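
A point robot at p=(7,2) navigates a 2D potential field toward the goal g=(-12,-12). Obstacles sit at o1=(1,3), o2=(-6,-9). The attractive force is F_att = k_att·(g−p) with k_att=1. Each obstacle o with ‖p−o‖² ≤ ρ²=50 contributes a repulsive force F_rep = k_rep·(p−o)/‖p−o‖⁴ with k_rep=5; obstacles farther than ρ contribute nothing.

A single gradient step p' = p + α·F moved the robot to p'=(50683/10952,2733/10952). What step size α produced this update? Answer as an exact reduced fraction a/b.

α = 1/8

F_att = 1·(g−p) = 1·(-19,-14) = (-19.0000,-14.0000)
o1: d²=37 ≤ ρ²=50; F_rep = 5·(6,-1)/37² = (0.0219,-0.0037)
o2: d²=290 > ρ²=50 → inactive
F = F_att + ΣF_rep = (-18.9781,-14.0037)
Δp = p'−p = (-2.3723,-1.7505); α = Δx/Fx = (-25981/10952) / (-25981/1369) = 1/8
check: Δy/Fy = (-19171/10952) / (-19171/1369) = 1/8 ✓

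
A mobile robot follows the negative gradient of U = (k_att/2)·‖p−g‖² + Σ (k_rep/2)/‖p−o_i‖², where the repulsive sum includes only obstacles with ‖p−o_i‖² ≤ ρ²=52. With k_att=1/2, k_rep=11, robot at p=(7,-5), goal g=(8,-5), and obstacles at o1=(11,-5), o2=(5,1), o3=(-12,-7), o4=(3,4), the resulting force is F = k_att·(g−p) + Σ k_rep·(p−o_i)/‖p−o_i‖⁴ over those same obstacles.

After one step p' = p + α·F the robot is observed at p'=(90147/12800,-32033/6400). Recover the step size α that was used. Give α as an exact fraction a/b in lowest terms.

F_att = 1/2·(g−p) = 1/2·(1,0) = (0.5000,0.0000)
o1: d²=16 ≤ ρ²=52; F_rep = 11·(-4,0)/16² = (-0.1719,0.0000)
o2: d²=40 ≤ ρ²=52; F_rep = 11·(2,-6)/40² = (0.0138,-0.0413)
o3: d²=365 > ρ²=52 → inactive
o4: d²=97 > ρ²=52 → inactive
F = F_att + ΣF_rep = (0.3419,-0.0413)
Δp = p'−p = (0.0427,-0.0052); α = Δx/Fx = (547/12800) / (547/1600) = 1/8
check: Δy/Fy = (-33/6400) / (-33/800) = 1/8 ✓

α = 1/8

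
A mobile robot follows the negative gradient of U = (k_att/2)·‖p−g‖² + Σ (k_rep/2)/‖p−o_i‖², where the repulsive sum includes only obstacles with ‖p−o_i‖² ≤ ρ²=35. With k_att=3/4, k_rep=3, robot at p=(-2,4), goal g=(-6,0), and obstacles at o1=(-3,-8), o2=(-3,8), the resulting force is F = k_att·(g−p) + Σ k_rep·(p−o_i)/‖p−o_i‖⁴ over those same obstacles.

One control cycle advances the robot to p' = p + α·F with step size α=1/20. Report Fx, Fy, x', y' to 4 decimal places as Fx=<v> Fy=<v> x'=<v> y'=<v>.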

★ ★ ★

## [REQUIREMENT]
Write out exactly the lines between the start of the entries and the line containing "k_att=1/2, k_rep=11, robot", including that line and the first one.

## [ANSWER]
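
A point robot at p=(7,2) navigates a 2D potential field toward the goal g=(-12,-12). Obstacles sit at o1=(1,3), o2=(-6,-9). The attractive force is F_att = k_att·(g−p) with k_att=1. Each obstacle o with ‖p−o‖² ≤ ρ²=50 contributes a repulsive force F_rep = k_rep·(p−o)/‖p−o‖⁴ with k_rep=5; obstacles farther than ρ contribute nothing.

A single gradient step p' = p + α·F moved the robot to p'=(50683/10952,2733/10952). What step size α produced this update? Answer as an exact reduced fraction a/b.

α = 1/8

F_att = 1·(g−p) = 1·(-19,-14) = (-19.0000,-14.0000)
o1: d²=37 ≤ ρ²=50; F_rep = 5·(6,-1)/37² = (0.0219,-0.0037)
o2: d²=290 > ρ²=50 → inactive
F = F_att + ΣF_rep = (-18.9781,-14.0037)
Δp = p'−p = (-2.3723,-1.7505); α = Δx/Fx = (-25981/10952) / (-25981/1369) = 1/8
check: Δy/Fy = (-19171/10952) / (-19171/1369) = 1/8 ✓

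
A mobile robot follows the negative gradient of U = (k_att/2)·‖p−g‖² + Σ (k_rep/2)/‖p−o_i‖², where the repulsive sum includes only obstacles with ‖p−o_i‖² ≤ ρ²=52. With k_att=1/2, k_rep=11, robot at p=(7,-5), goal g=(8,-5), and obstacles at o1=(11,-5), o2=(5,1), o3=(-12,-7), o4=(3,4), the resulting force is F = k_att·(g−p) + Σ k_rep·(p−o_i)/‖p−o_i‖⁴ over those same obstacles.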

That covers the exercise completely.